Action item — I would like you to print all the records below exactly as they are.

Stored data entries
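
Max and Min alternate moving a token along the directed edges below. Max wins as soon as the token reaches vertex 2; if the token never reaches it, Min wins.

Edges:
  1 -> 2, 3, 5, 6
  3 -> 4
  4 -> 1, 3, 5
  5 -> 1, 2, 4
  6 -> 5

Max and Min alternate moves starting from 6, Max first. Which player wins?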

Answer box —
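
Max and Min alternate moving a token along the directed edges below. Max wins as soon as the token reaches vertex 2; if the token never reaches it, Min wins.

Edges:
  1 -> 2, 3, 5, 6
  3 -> 4
  4 -> 1, 3, 5
  5 -> 1, 2, 4
  6 -> 5

Max and Min alternate moves starting from 6, Max first. Which player wins?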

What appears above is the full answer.